** WORK REQUEST **
Starting from the line that holds "A 31.1 g block", print every line through the end of the records, first and last included.

(DATA TO USE Opens)

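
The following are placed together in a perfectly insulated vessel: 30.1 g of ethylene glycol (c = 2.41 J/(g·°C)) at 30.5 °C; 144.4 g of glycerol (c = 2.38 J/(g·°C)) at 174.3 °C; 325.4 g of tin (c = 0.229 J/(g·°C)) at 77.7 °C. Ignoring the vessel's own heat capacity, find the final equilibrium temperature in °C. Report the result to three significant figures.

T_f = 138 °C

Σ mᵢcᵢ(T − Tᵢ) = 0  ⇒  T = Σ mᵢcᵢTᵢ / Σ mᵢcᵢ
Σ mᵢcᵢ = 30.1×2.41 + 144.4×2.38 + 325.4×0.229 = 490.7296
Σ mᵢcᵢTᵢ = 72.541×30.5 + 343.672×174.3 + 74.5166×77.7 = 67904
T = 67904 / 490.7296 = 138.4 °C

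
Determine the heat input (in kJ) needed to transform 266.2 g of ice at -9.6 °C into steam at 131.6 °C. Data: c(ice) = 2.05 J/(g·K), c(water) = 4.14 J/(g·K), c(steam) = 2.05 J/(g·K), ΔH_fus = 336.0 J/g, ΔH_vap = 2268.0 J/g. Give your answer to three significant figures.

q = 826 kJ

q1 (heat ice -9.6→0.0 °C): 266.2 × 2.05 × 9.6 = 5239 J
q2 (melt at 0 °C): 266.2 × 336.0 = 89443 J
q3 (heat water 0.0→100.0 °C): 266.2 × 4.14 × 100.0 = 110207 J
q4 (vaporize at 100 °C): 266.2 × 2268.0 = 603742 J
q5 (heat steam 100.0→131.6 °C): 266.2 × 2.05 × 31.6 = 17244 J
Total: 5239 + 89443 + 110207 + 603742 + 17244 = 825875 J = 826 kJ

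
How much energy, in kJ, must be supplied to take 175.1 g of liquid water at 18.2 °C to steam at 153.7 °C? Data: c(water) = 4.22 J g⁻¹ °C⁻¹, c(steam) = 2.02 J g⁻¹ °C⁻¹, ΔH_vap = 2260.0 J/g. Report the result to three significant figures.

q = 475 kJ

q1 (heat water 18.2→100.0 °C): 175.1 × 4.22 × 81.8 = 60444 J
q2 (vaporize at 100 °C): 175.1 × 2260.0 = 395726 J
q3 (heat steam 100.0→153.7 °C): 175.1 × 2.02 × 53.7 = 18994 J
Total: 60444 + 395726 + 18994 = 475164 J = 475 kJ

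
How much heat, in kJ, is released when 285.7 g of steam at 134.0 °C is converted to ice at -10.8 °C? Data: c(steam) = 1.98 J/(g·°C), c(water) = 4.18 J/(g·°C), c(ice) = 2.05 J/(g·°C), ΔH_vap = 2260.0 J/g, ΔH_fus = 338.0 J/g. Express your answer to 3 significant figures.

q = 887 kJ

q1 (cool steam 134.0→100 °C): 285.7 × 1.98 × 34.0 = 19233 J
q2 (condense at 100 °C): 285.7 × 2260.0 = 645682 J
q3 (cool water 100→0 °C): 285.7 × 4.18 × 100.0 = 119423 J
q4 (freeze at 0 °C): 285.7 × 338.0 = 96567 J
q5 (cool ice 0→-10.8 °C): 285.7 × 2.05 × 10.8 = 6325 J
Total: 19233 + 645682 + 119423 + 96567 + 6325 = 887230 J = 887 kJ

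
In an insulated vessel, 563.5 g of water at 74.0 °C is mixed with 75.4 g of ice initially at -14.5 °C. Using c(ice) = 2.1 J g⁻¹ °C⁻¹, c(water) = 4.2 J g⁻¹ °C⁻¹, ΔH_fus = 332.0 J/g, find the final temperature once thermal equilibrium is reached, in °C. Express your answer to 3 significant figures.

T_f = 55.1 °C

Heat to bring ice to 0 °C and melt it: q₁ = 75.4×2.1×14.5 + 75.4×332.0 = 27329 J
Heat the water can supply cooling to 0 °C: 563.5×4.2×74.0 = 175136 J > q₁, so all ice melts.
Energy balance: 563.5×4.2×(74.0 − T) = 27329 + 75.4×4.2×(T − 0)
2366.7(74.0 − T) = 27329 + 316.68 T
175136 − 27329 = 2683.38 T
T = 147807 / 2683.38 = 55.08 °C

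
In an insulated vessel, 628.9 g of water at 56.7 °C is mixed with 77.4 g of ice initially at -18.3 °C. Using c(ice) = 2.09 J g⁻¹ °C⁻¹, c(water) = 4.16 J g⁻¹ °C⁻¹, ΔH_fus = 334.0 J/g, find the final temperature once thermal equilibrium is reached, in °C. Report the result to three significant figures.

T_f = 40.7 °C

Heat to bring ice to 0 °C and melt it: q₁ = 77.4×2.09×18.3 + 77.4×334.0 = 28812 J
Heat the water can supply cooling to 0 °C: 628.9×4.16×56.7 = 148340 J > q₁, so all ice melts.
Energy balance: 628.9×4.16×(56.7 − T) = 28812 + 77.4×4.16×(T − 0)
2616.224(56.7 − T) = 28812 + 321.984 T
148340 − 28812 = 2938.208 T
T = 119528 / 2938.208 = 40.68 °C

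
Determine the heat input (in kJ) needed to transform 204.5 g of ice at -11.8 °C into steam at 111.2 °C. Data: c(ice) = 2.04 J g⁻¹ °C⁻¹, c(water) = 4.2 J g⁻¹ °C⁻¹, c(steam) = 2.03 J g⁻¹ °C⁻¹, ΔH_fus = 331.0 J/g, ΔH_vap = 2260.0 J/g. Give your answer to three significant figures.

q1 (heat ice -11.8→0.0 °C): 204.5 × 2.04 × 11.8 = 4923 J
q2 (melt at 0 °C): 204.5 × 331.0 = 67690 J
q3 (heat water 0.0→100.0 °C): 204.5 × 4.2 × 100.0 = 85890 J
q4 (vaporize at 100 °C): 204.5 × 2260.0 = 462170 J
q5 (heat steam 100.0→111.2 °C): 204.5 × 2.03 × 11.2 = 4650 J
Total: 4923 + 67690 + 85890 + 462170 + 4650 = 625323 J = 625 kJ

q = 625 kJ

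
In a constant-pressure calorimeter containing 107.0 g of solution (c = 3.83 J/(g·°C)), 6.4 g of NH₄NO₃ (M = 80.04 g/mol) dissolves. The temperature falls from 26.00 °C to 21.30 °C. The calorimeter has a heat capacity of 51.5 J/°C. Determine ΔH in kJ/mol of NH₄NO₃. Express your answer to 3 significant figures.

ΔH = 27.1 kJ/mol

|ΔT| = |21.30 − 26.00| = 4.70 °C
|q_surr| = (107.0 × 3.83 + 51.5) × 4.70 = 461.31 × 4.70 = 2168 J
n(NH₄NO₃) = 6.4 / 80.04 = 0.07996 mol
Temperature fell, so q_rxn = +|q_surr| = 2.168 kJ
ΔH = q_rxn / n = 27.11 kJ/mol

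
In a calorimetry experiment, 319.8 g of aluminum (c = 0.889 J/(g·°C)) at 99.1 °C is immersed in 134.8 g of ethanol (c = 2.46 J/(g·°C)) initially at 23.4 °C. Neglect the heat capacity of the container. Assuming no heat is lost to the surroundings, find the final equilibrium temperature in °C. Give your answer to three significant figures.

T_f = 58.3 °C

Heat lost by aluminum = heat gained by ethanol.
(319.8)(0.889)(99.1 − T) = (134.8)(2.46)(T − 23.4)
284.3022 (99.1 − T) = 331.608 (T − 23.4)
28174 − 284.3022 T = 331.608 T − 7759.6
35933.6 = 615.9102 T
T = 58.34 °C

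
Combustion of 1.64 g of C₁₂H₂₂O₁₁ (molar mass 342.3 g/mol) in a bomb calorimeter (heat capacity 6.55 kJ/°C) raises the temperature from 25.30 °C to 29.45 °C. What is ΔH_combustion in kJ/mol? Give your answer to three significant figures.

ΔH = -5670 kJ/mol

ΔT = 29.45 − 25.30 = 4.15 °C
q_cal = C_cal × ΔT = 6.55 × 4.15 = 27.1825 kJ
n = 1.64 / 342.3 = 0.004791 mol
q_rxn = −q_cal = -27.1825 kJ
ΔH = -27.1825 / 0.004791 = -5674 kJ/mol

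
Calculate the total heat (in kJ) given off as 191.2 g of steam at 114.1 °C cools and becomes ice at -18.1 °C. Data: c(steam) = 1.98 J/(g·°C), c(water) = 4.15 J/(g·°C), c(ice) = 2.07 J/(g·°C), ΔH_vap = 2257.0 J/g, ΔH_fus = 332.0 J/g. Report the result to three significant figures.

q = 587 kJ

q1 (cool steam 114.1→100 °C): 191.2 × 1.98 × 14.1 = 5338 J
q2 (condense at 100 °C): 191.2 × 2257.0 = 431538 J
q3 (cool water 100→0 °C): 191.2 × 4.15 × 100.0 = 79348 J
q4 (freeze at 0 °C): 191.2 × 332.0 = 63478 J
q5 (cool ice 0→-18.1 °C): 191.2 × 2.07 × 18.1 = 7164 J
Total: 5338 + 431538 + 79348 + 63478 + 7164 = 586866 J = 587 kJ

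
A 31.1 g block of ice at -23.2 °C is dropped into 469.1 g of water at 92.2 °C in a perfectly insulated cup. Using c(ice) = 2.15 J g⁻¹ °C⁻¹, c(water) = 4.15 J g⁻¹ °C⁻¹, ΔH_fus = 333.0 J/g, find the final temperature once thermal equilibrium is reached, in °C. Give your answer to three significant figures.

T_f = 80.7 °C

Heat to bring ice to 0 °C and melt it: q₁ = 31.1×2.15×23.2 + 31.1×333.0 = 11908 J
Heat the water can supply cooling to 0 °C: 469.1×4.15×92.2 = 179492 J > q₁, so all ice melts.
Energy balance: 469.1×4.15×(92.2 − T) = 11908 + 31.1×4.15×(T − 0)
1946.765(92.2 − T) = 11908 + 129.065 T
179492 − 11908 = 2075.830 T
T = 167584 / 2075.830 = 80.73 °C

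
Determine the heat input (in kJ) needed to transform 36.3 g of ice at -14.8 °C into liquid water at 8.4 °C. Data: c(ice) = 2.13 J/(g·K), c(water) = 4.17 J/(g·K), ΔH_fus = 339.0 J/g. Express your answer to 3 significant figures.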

(DATA TO USE Closes)

** WRITTEN SOLUTION **
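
A 31.1 g block of ice at -23.2 °C is dropped into 469.1 g of water at 92.2 °C in a perfectly insulated cup. Using c(ice) = 2.15 J g⁻¹ °C⁻¹, c(water) = 4.15 J g⁻¹ °C⁻¹, ΔH_fus = 333.0 J/g, find the final temperature once thermal equilibrium is reached, in °C. Give your answer to three significant figures.

T_f = 80.7 °C

Heat to bring ice to 0 °C and melt it: q₁ = 31.1×2.15×23.2 + 31.1×333.0 = 11908 J
Heat the water can supply cooling to 0 °C: 469.1×4.15×92.2 = 179492 J > q₁, so all ice melts.
Energy balance: 469.1×4.15×(92.2 − T) = 11908 + 31.1×4.15×(T − 0)
1946.765(92.2 − T) = 11908 + 129.065 T
179492 − 11908 = 2075.830 T
T = 167584 / 2075.830 = 80.73 °C

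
Determine the heat input (in kJ) needed to transform 36.3 g of ice at -14.8 °C into liquid water at 8.4 °C. Data: c(ice) = 2.13 J/(g·K), c(water) = 4.17 J/(g·K), ΔH_fus = 339.0 J/g. Express your answer to 3 significant figures.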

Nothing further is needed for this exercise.